• _Task requirements_
Repeat every line below exactly as it reads.

---

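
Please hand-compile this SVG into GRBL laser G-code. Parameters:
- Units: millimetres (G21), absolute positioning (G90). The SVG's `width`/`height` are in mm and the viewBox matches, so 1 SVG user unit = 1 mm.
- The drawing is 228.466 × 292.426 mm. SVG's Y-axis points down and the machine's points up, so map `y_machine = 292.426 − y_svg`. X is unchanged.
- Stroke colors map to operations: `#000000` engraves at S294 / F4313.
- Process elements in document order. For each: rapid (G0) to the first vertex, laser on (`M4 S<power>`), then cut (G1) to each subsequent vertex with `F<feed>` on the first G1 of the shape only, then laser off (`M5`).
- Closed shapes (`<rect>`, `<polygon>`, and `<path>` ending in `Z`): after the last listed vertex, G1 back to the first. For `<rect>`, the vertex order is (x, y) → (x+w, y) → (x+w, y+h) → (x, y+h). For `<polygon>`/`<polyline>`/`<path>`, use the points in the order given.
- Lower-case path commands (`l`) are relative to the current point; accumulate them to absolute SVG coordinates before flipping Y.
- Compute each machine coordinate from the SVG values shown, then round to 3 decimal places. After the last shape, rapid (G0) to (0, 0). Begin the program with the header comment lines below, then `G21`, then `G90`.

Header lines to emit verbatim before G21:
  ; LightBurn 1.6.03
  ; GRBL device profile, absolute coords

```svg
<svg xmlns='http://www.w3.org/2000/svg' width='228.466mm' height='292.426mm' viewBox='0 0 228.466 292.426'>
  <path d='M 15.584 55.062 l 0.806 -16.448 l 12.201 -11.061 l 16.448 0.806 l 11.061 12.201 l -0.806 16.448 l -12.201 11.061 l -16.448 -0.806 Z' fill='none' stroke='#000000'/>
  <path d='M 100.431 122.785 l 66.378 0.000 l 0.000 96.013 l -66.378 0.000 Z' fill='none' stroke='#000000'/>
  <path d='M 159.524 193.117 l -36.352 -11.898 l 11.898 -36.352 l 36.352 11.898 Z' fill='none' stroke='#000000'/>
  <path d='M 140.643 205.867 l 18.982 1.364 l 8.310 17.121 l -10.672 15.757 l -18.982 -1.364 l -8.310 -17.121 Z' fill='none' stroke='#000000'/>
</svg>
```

; LightBurn 1.6.03
; GRBL device profile, absolute coords
G21
G90
G0 X15.584 Y237.364
M4 S294
G1 X16.390 Y253.812 F4313
G1 X28.591 Y264.873
G1 X45.039 Y264.067
G1 X56.100 Y251.866
G1 X55.294 Y235.418
G1 X43.093 Y224.357
G1 X26.645 Y225.163
G1 X15.584 Y237.364
M5
G0 X100.431 Y169.641
M4 S294
G1 X166.809 Y169.641 F4313
G1 X166.809 Y73.628
G1 X100.431 Y73.628
G1 X100.431 Y169.641
M5
G0 X159.524 Y99.309
M4 S294
G1 X123.172 Y111.207 F4313
G1 X135.070 Y147.559
G1 X171.422 Y135.661
G1 X159.524 Y99.309
M5
G0 X140.643 Y86.559
M4 S294
G1 X159.625 Y85.195 F4313
G1 X167.935 Y68.074
G1 X157.263 Y52.317
G1 X138.281 Y53.681
G1 X129.971 Y70.802
G1 X140.643 Y86.559
M5
G0 X0.000 Y0.000

Since the viewBox matches the mm dimensions, user units are millimetres directly. The only transform is the Y-flip y_m = 292.426 − y_svg.

Shape 1 is a regular polygon drawn with `<path>`. Its stroke #000000 means engrave at S294, F4313. After flipping Y the toolpath is (15.584,237.364) → (16.390,253.812) → (28.591,264.873) → (45.039,264.067) → (56.100,251.866) → (55.294,235.418) → (43.093,224.357) → (26.645,225.163) → (15.584,237.364), returning to the start.

Shape 2 is a rectangle drawn with `<path>`. Its stroke #000000 means engrave at S294, F4313. After flipping Y the toolpath is (100.431,169.641) → (166.809,169.641) → (166.809,73.628) → (100.431,73.628) → (100.431,169.641), returning to the start.

Shape 3 is a regular polygon drawn with `<path>`. Its stroke #000000 means engrave at S294, F4313. After flipping Y the toolpath is (159.524,99.309) → (123.172,111.207) → (135.070,147.559) → (171.422,135.661) → (159.524,99.309), returning to the start.

Shape 4 is a regular polygon drawn with `<path>`. Its stroke #000000 means engrave at S294, F4313. After flipping Y the toolpath is (140.643,86.559) → (159.625,85.195) → (167.935,68.074) → (157.263,52.317) → (138.281,53.681) → (129.971,70.802) → (140.643,86.559), returning to the start.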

---

• _Answer section_
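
Please hand-compile this SVG into GRBL laser G-code. Parameters:
- Units: millimetres (G21), absolute positioning (G90). The SVG's `width`/`height` are in mm and the viewBox matches, so 1 SVG user unit = 1 mm.
- The drawing is 228.466 × 292.426 mm. SVG's Y-axis points down and the machine's points up, so map `y_machine = 292.426 − y_svg`. X is unchanged.
- Stroke colors map to operations: `#000000` engraves at S294 / F4313.
- Process elements in document order. For each: rapid (G0) to the first vertex, laser on (`M4 S<power>`), then cut (G1) to each subsequent vertex with `F<feed>` on the first G1 of the shape only, then laser off (`M5`).
- Closed shapes (`<rect>`, `<polygon>`, and `<path>` ending in `Z`): after the last listed vertex, G1 back to the first. For `<rect>`, the vertex order is (x, y) → (x+w, y) → (x+w, y+h) → (x, y+h). For `<polygon>`/`<polyline>`/`<path>`, use the points in the order given.
- Lower-case path commands (`l`) are relative to the current point; accumulate them to absolute SVG coordinates before flipping Y.
- Compute each machine coordinate from the SVG values shown, then round to 3 decimal places. After the last shape, rapid (G0) to (0, 0). Begin the program with the header comment lines below, then `G21`, then `G90`.

Header lines to emit verbatim before G21:
  ; LightBurn 1.6.03
  ; GRBL device profile, absolute coords

```svg
<svg xmlns='http://www.w3.org/2000/svg' width='228.466mm' height='292.426mm' viewBox='0 0 228.466 292.426'>
  <path d='M 15.584 55.062 l 0.806 -16.448 l 12.201 -11.061 l 16.448 0.806 l 11.061 12.201 l -0.806 16.448 l -12.201 11.061 l -16.448 -0.806 Z' fill='none' stroke='#000000'/>
  <path d='M 100.431 122.785 l 66.378 0.000 l 0.000 96.013 l -66.378 0.000 Z' fill='none' stroke='#000000'/>
  <path d='M 159.524 193.117 l -36.352 -11.898 l 11.898 -36.352 l 36.352 11.898 Z' fill='none' stroke='#000000'/>
  <path d='M 140.643 205.867 l 18.982 1.364 l 8.310 17.121 l -10.672 15.757 l -18.982 -1.364 l -8.310 -17.121 Z' fill='none' stroke='#000000'/>
</svg>
```

; LightBurn 1.6.03
; GRBL device profile, absolute coords
G21
G90
G0 X15.584 Y237.364
M4 S294
G1 X16.390 Y253.812 F4313
G1 X28.591 Y264.873
G1 X45.039 Y264.067
G1 X56.100 Y251.866
G1 X55.294 Y235.418
G1 X43.093 Y224.357
G1 X26.645 Y225.163
G1 X15.584 Y237.364
M5
G0 X100.431 Y169.641
M4 S294
G1 X166.809 Y169.641 F4313
G1 X166.809 Y73.628
G1 X100.431 Y73.628
G1 X100.431 Y169.641
M5
G0 X159.524 Y99.309
M4 S294
G1 X123.172 Y111.207 F4313
G1 X135.070 Y147.559
G1 X171.422 Y135.661
G1 X159.524 Y99.309
M5
G0 X140.643 Y86.559
M4 S294
G1 X159.625 Y85.195 F4313
G1 X167.935 Y68.074
G1 X157.263 Y52.317
G1 X138.281 Y53.681
G1 X129.971 Y70.802
G1 X140.643 Y86.559
M5
G0 X0.000 Y0.000

Since the viewBox matches the mm dimensions, user units are millimetres directly. The only transform is the Y-flip y_m = 292.426 − y_svg.

Shape 1 is a regular polygon drawn with `<path>`. Its stroke #000000 means engrave at S294, F4313. After flipping Y the toolpath is (15.584,237.364) → (16.390,253.812) → (28.591,264.873) → (45.039,264.067) → (56.100,251.866) → (55.294,235.418) → (43.093,224.357) → (26.645,225.163) → (15.584,237.364), returning to the start.

Shape 2 is a rectangle drawn with `<path>`. Its stroke #000000 means engrave at S294, F4313. After flipping Y the toolpath is (100.431,169.641) → (166.809,169.641) → (166.809,73.628) → (100.431,73.628) → (100.431,169.641), returning to the start.

Shape 3 is a regular polygon drawn with `<path>`. Its stroke #000000 means engrave at S294, F4313. After flipping Y the toolpath is (159.524,99.309) → (123.172,111.207) → (135.070,147.559) → (171.422,135.661) → (159.524,99.309), returning to the start.

Shape 4 is a regular polygon drawn with `<path>`. Its stroke #000000 means engrave at S294, F4313. After flipping Y the toolpath is (140.643,86.559) → (159.625,85.195) → (167.935,68.074) → (157.263,52.317) → (138.281,53.681) → (129.971,70.802) → (140.643,86.559), returning to the start.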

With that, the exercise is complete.